What to produce: Type out every line below exactly as it reads.

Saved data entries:
--

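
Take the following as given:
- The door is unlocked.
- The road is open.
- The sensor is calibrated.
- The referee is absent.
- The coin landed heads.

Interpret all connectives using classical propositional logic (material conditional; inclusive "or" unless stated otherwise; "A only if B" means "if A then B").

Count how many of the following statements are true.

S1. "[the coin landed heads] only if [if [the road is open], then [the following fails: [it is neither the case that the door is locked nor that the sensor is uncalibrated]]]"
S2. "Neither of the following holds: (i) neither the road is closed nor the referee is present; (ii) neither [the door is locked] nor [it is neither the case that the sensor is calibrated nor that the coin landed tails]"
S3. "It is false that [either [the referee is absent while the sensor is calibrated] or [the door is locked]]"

Let U = "the coin landed heads" (T), Q = "the road is closed" (F), P = "the door is locked" (F), R = "the sensor is calibrated" (T), S = "the referee is present" (F).

S1: In symbols: U → (¬Q → ¬(P ↓ ¬R))

¬Q = ¬F = T
¬R = ¬T = F
P ↓ ¬R = F ↓ F = T
¬(P ↓ ¬R) = ¬T = F
¬Q → ¬(P ↓ ¬R) = T → F = F
U → (¬Q → ¬(P ↓ ¬R)) = T → F = F
Thus S1 is false.

S2: Parsed as (Q ↓ S) ↓ (P ↓ (R ↓ ¬U))

Q ↓ S = F ↓ F = T
¬U = ¬T = F
R ↓ ¬U = T ↓ F = F
P ↓ (R ↓ ¬U) = F ↓ F = T
(Q ↓ S) ↓ (P ↓ (R ↓ ¬U)) = T ↓ T = F
Thus S2 is false.

S3: In symbols: ¬((¬S ∧ R) ∨ P)

¬S = ¬F = T
¬S ∧ R = T ∧ T = T
(¬S ∧ R) ∨ P = T ∨ F = T
¬((¬S ∧ R) ∨ P) = ¬T = F
So S3 is false.

Count: 0.

0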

--

Output for this exercise:
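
Take the following as given:
- The door is unlocked.
- The road is open.
- The sensor is calibrated.
- The referee is absent.
- The coin landed heads.

Interpret all connectives using classical propositional logic (material conditional; inclusive "or" unless stated otherwise; "A only if B" means "if A then B").

Count how many of the following statements are true.

S1. "[the coin landed heads] only if [if [the road is open], then [the following fails: [it is neither the case that the door is locked nor that the sensor is uncalibrated]]]"
S2. "Neither of the following holds: (i) neither the road is closed nor the referee is present; (ii) neither [the door is locked] nor [it is neither the case that the sensor is calibrated nor that the coin landed tails]"
S3. "It is false that [either [the referee is absent while the sensor is calibrated] or [the door is locked]]"

Let U = "the coin landed heads" (T), Q = "the road is closed" (F), P = "the door is locked" (F), R = "the sensor is calibrated" (T), S = "the referee is present" (F).

S1: In symbols: U → (¬Q → ¬(P ↓ ¬R))

¬Q = ¬F = T
¬R = ¬T = F
P ↓ ¬R = F ↓ F = T
¬(P ↓ ¬R) = ¬T = F
¬Q → ¬(P ↓ ¬R) = T → F = F
U → (¬Q → ¬(P ↓ ¬R)) = T → F = F
Thus S1 is false.

S2: Parsed as (Q ↓ S) ↓ (P ↓ (R ↓ ¬U))

Q ↓ S = F ↓ F = T
¬U = ¬T = F
R ↓ ¬U = T ↓ F = F
P ↓ (R ↓ ¬U) = F ↓ F = T
(Q ↓ S) ↓ (P ↓ (R ↓ ¬U)) = T ↓ T = F
Thus S2 is false.

S3: In symbols: ¬((¬S ∧ R) ∨ P)

¬S = ¬F = T
¬S ∧ R = T ∧ T = T
(¬S ∧ R) ∨ P = T ∨ F = T
¬((¬S ∧ R) ∨ P) = ¬T = F
So S3 is false.

Count: 0.

0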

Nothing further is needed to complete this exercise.